**ABOUT THIS TASK**
Check each line below for "when" and say how many have it, with no other words.

[Collected data]
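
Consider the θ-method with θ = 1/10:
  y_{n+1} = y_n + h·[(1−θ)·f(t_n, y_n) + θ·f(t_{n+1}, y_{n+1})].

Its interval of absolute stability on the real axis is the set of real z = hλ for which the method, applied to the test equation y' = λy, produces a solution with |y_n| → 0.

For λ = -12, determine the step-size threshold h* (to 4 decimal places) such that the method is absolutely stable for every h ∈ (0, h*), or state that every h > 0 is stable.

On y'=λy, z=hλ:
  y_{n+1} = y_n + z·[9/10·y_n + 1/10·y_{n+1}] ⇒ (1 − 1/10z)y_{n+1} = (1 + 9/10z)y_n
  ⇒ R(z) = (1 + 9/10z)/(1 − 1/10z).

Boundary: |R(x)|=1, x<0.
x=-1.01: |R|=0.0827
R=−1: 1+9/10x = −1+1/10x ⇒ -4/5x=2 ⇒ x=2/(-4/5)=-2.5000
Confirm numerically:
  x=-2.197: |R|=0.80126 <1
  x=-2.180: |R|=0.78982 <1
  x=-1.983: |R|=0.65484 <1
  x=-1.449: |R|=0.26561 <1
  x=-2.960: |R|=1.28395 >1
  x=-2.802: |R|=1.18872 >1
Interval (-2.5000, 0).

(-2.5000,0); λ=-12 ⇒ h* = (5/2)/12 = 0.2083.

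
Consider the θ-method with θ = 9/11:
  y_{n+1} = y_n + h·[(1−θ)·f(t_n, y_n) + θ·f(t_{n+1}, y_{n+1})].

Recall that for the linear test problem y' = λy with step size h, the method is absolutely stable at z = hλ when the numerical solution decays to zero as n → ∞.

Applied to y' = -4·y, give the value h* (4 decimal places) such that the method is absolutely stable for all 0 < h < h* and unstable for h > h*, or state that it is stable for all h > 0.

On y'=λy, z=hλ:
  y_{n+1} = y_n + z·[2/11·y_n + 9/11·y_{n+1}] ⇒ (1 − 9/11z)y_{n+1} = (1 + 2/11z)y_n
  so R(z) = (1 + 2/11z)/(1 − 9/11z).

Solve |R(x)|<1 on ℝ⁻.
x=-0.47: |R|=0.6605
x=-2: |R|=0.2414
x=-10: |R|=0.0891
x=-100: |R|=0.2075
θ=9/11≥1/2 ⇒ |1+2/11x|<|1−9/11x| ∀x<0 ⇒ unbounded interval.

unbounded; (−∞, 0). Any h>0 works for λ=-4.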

==

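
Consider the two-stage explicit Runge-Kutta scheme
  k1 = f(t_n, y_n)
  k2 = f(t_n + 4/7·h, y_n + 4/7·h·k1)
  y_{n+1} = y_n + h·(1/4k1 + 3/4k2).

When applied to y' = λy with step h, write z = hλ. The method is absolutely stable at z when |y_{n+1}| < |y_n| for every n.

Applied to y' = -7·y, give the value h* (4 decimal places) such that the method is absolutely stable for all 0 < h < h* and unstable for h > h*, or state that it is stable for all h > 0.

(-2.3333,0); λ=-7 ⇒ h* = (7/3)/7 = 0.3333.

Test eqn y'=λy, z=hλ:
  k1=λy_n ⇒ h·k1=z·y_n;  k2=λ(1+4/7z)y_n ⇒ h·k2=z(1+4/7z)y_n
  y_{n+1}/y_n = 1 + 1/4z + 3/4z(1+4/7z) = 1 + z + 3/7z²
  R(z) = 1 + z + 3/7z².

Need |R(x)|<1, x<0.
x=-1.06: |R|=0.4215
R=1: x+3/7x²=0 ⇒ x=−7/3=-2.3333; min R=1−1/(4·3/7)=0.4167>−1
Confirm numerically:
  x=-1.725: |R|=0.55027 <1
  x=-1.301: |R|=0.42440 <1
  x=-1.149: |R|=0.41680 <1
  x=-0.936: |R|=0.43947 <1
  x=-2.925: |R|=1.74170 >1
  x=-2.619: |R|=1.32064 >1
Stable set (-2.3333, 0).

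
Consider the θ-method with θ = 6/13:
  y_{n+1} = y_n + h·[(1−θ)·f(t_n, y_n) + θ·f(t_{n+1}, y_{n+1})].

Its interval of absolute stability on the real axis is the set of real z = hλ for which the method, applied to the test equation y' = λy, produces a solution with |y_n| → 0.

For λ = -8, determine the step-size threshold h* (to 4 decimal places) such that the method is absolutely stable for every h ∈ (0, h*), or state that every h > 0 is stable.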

...

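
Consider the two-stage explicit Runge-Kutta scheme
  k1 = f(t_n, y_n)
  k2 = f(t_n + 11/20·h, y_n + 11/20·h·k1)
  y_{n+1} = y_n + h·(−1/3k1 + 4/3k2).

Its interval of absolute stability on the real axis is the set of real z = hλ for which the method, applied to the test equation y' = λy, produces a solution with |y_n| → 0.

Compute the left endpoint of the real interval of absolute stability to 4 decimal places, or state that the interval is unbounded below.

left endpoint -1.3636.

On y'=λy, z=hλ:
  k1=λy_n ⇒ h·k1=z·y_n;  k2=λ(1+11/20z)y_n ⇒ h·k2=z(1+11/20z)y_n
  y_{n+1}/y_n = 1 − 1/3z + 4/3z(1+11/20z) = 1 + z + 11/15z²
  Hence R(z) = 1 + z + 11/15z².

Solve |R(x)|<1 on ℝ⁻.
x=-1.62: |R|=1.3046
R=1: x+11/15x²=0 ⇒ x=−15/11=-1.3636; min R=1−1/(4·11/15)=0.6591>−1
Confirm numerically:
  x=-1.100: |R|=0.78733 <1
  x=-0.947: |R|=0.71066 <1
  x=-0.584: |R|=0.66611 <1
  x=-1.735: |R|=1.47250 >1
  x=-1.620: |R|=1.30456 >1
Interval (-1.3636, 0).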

**ANSWER TO THIS TASK**
2